(EXTRACTED MATERIAL)

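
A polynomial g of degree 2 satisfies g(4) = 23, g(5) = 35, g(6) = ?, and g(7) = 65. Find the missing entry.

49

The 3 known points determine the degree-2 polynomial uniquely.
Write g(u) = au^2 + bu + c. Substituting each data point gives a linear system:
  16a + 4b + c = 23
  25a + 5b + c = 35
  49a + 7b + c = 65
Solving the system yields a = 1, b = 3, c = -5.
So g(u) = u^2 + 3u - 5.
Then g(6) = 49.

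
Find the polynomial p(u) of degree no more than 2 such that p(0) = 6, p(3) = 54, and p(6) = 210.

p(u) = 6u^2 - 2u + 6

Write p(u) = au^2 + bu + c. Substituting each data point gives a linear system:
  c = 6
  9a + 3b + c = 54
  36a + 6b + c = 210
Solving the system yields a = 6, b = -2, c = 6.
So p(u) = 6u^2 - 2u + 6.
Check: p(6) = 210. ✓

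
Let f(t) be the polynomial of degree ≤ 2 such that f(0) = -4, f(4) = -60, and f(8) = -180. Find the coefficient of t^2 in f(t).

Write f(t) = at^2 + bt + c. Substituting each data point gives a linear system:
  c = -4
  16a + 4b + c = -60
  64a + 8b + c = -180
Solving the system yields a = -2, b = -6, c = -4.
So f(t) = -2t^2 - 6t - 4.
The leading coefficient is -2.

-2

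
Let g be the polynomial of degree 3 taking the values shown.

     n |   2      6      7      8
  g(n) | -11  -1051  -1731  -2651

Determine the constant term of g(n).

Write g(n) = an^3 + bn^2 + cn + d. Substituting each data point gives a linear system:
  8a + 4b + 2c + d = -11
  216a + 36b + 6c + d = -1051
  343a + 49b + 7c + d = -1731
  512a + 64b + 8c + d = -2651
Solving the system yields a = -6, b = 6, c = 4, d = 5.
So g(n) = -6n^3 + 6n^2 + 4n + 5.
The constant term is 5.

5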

(End EXTRACTED MATERIAL)

> _YOUR INSTRUCTIONS_
Please output every record, keeping each line exact.

> _RESULT OF THE TASK_
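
A polynomial g of degree 2 satisfies g(4) = 23, g(5) = 35, g(6) = ?, and g(7) = 65. Find the missing entry.

49

The 3 known points determine the degree-2 polynomial uniquely.
Write g(u) = au^2 + bu + c. Substituting each data point gives a linear system:
  16a + 4b + c = 23
  25a + 5b + c = 35
  49a + 7b + c = 65
Solving the system yields a = 1, b = 3, c = -5.
So g(u) = u^2 + 3u - 5.
Then g(6) = 49.

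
Find the polynomial p(u) of degree no more than 2 such that p(0) = 6, p(3) = 54, and p(6) = 210.

p(u) = 6u^2 - 2u + 6

Write p(u) = au^2 + bu + c. Substituting each data point gives a linear system:
  c = 6
  9a + 3b + c = 54
  36a + 6b + c = 210
Solving the system yields a = 6, b = -2, c = 6.
So p(u) = 6u^2 - 2u + 6.
Check: p(6) = 210. ✓

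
Let f(t) be the polynomial of degree ≤ 2 such that f(0) = -4, f(4) = -60, and f(8) = -180. Find the coefficient of t^2 in f(t).

Write f(t) = at^2 + bt + c. Substituting each data point gives a linear system:
  c = -4
  16a + 4b + c = -60
  64a + 8b + c = -180
Solving the system yields a = -2, b = -6, c = -4.
So f(t) = -2t^2 - 6t - 4.
The leading coefficient is -2.

-2

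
Let g be the polynomial of degree 3 taking the values shown.

     n |   2      6      7      8
  g(n) | -11  -1051  -1731  -2651

Determine the constant term of g(n).

Write g(n) = an^3 + bn^2 + cn + d. Substituting each data point gives a linear system:
  8a + 4b + 2c + d = -11
  216a + 36b + 6c + d = -1051
  343a + 49b + 7c + d = -1731
  512a + 64b + 8c + d = -2651
Solving the system yields a = -6, b = 6, c = 4, d = 5.
So g(n) = -6n^3 + 6n^2 + 4n + 5.
The constant term is 5.

5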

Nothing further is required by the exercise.